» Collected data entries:
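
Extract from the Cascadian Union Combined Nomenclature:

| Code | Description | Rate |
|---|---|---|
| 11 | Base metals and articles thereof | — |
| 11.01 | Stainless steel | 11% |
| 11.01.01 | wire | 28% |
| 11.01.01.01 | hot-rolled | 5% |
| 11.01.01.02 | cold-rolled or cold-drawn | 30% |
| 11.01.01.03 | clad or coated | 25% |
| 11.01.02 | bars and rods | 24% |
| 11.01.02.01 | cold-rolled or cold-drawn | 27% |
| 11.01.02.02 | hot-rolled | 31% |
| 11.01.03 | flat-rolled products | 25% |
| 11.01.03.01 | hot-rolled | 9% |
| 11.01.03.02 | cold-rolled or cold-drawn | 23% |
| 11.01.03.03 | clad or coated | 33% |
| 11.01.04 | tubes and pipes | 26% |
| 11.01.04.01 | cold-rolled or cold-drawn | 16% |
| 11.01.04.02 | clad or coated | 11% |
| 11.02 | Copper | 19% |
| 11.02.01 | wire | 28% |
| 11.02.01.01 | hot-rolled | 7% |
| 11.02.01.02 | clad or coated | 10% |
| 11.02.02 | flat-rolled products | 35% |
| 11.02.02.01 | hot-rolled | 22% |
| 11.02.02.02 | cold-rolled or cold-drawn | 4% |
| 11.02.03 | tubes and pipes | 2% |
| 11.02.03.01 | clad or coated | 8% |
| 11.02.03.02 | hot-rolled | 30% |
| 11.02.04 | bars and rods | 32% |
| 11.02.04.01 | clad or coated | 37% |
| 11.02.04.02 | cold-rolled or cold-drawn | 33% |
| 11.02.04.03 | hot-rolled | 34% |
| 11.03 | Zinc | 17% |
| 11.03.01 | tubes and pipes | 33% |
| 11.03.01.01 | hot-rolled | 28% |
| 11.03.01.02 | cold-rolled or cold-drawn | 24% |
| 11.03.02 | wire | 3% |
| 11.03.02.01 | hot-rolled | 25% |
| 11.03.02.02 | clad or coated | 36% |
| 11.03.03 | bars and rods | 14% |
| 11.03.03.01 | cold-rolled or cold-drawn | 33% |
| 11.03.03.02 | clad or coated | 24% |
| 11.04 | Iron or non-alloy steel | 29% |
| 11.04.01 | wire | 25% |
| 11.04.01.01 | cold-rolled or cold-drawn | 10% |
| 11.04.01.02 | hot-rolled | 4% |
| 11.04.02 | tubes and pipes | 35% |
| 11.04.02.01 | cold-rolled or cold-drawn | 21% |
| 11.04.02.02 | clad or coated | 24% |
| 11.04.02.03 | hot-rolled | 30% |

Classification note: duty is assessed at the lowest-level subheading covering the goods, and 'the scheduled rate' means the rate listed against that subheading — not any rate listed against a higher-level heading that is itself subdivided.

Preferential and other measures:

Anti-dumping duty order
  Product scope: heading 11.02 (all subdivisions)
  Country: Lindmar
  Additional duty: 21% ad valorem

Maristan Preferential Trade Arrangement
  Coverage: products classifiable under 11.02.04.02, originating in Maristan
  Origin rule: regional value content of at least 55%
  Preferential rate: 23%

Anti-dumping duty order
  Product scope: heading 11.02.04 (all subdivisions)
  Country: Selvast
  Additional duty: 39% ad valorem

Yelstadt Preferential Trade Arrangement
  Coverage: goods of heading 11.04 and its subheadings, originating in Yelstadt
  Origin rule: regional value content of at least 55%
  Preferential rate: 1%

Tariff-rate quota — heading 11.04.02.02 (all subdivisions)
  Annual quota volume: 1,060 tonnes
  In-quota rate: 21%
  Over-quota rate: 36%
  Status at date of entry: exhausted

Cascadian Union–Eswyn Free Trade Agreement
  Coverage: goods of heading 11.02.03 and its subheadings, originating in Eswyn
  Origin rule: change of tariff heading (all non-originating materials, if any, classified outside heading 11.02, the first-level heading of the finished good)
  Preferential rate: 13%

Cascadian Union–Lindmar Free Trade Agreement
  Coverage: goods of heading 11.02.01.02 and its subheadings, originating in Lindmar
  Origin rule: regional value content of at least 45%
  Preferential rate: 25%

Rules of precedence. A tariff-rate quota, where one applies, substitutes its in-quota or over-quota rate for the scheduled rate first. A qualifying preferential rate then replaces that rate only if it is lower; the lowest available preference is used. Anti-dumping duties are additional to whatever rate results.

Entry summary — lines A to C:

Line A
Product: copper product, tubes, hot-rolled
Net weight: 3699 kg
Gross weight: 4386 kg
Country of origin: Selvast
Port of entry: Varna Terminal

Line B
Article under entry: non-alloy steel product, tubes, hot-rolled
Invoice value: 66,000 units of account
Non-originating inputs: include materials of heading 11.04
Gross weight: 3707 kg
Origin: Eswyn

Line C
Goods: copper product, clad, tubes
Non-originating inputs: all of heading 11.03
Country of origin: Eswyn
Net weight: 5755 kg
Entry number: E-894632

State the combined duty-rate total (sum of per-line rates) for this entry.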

» What the exercise asks: The response should be a verbatim transcription of the data.

» Solution to the exercise:
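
Extract from the Cascadian Union Combined Nomenclature:

| Code | Description | Rate |
|---|---|---|
| 11 | Base metals and articles thereof | — |
| 11.01 | Stainless steel | 11% |
| 11.01.01 | wire | 28% |
| 11.01.01.01 | hot-rolled | 5% |
| 11.01.01.02 | cold-rolled or cold-drawn | 30% |
| 11.01.01.03 | clad or coated | 25% |
| 11.01.02 | bars and rods | 24% |
| 11.01.02.01 | cold-rolled or cold-drawn | 27% |
| 11.01.02.02 | hot-rolled | 31% |
| 11.01.03 | flat-rolled products | 25% |
| 11.01.03.01 | hot-rolled | 9% |
| 11.01.03.02 | cold-rolled or cold-drawn | 23% |
| 11.01.03.03 | clad or coated | 33% |
| 11.01.04 | tubes and pipes | 26% |
| 11.01.04.01 | cold-rolled or cold-drawn | 16% |
| 11.01.04.02 | clad or coated | 11% |
| 11.02 | Copper | 19% |
| 11.02.01 | wire | 28% |
| 11.02.01.01 | hot-rolled | 7% |
| 11.02.01.02 | clad or coated | 10% |
| 11.02.02 | flat-rolled products | 35% |
| 11.02.02.01 | hot-rolled | 22% |
| 11.02.02.02 | cold-rolled or cold-drawn | 4% |
| 11.02.03 | tubes and pipes | 2% |
| 11.02.03.01 | clad or coated | 8% |
| 11.02.03.02 | hot-rolled | 30% |
| 11.02.04 | bars and rods | 32% |
| 11.02.04.01 | clad or coated | 37% |
| 11.02.04.02 | cold-rolled or cold-drawn | 33% |
| 11.02.04.03 | hot-rolled | 34% |
| 11.03 | Zinc | 17% |
| 11.03.01 | tubes and pipes | 33% |
| 11.03.01.01 | hot-rolled | 28% |
| 11.03.01.02 | cold-rolled or cold-drawn | 24% |
| 11.03.02 | wire | 3% |
| 11.03.02.01 | hot-rolled | 25% |
| 11.03.02.02 | clad or coated | 36% |
| 11.03.03 | bars and rods | 14% |
| 11.03.03.01 | cold-rolled or cold-drawn | 33% |
| 11.03.03.02 | clad or coated | 24% |
| 11.04 | Iron or non-alloy steel | 29% |
| 11.04.01 | wire | 25% |
| 11.04.01.01 | cold-rolled or cold-drawn | 10% |
| 11.04.01.02 | hot-rolled | 4% |
| 11.04.02 | tubes and pipes | 35% |
| 11.04.02.01 | cold-rolled or cold-drawn | 21% |
| 11.04.02.02 | clad or coated | 24% |
| 11.04.02.03 | hot-rolled | 30% |

Classification note: duty is assessed at the lowest-level subheading covering the goods, and 'the scheduled rate' means the rate listed against that subheading — not any rate listed against a higher-level heading that is itself subdivided.

Preferential and other measures:

Anti-dumping duty order
  Product scope: heading 11.02 (all subdivisions)
  Country: Lindmar
  Additional duty: 21% ad valorem

Maristan Preferential Trade Arrangement
  Coverage: products classifiable under 11.02.04.02, originating in Maristan
  Origin rule: regional value content of at least 55%
  Preferential rate: 23%

Anti-dumping duty order
  Product scope: heading 11.02.04 (all subdivisions)
  Country: Selvast
  Additional duty: 39% ad valorem

Yelstadt Preferential Trade Arrangement
  Coverage: goods of heading 11.04 and its subheadings, originating in Yelstadt
  Origin rule: regional value content of at least 55%
  Preferential rate: 1%

Tariff-rate quota — heading 11.04.02.02 (all subdivisions)
  Annual quota volume: 1,060 tonnes
  In-quota rate: 21%
  Over-quota rate: 36%
  Status at date of entry: exhausted

Cascadian Union–Eswyn Free Trade Agreement
  Coverage: goods of heading 11.02.03 and its subheadings, originating in Eswyn
  Origin rule: change of tariff heading (all non-originating materials, if any, classified outside heading 11.02, the first-level heading of the finished good)
  Preferential rate: 13%

Cascadian Union–Lindmar Free Trade Agreement
  Coverage: goods of heading 11.02.01.02 and its subheadings, originating in Lindmar
  Origin rule: regional value content of at least 45%
  Preferential rate: 25%

Rules of precedence. A tariff-rate quota, where one applies, substitutes its in-quota or over-quota rate for the scheduled rate first. A qualifying preferential rate then replaces that rate only if it is lower; the lowest available preference is used. Anti-dumping duties are additional to whatever rate results.

Entry summary — lines A to C:

Line A
Product: copper product, tubes, hot-rolled
Net weight: 3699 kg
Gross weight: 4386 kg
Country of origin: Selvast
Port of entry: Varna Terminal

Line B
Article under entry: non-alloy steel product, tubes, hot-rolled
Invoice value: 66,000 units of account
Non-originating inputs: include materials of heading 11.04
Gross weight: 3707 kg
Origin: Eswyn

Line C
Goods: copper product, clad, tubes
Non-originating inputs: all of heading 11.03
Country of origin: Eswyn
Net weight: 5755 kg
Entry number: E-894632

State the combined duty-rate total (sum of per-line rates) for this entry.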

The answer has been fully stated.